- _Your goal_
Give back exactly the lines spanning from the one containing "Let f = -u^24" to the final line of the records below, and no others.

- _Collected data entries_
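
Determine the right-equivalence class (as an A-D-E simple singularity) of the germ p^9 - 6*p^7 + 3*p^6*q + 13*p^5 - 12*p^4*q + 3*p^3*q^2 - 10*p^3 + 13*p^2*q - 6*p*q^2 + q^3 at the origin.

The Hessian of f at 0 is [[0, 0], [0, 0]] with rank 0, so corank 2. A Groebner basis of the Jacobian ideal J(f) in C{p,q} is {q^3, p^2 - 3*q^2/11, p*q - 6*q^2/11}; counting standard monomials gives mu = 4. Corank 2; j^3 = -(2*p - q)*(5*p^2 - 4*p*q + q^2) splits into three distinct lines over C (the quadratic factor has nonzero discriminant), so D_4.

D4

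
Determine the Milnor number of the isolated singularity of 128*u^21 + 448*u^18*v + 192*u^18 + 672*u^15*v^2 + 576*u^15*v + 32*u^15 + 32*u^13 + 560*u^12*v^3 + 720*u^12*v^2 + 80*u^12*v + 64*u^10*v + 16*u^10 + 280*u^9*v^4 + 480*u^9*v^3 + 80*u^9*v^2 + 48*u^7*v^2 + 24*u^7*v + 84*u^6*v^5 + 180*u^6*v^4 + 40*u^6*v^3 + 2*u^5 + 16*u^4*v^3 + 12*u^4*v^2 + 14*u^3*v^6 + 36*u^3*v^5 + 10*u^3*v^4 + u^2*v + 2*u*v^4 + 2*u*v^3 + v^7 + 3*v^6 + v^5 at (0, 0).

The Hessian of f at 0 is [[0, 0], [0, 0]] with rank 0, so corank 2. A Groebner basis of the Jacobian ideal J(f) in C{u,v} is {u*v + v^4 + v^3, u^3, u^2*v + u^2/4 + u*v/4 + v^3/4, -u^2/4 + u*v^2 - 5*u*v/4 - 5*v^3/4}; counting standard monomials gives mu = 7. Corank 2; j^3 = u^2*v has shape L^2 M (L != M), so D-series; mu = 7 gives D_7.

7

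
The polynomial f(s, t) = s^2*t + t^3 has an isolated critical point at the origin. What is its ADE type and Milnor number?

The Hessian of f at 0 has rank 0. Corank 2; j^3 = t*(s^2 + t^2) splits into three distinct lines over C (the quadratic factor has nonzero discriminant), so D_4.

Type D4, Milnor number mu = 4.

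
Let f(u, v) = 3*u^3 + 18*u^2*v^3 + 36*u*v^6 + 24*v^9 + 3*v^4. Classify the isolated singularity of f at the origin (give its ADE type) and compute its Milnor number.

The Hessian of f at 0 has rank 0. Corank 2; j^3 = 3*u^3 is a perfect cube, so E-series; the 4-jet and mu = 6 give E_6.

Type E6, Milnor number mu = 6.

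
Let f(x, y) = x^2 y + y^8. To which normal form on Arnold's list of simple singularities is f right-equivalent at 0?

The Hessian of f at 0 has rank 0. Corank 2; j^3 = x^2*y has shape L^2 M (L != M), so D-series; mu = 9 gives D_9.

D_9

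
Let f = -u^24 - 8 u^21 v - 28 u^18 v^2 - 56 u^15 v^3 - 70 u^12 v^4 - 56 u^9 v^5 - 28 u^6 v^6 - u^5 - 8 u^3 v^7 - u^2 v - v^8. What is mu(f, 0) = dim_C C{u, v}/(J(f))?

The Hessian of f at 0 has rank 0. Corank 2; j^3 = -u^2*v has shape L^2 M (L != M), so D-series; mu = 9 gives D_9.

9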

- _The answer_
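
Let f = -u^24 - 8 u^21 v - 28 u^18 v^2 - 56 u^15 v^3 - 70 u^12 v^4 - 56 u^9 v^5 - 28 u^6 v^6 - u^5 - 8 u^3 v^7 - u^2 v - v^8. What is mu(f, 0) = dim_C C{u, v}/(J(f))?

The Hessian of f at 0 has rank 0. Corank 2; j^3 = -u^2*v has shape L^2 M (L != M), so D-series; mu = 9 gives D_9.

9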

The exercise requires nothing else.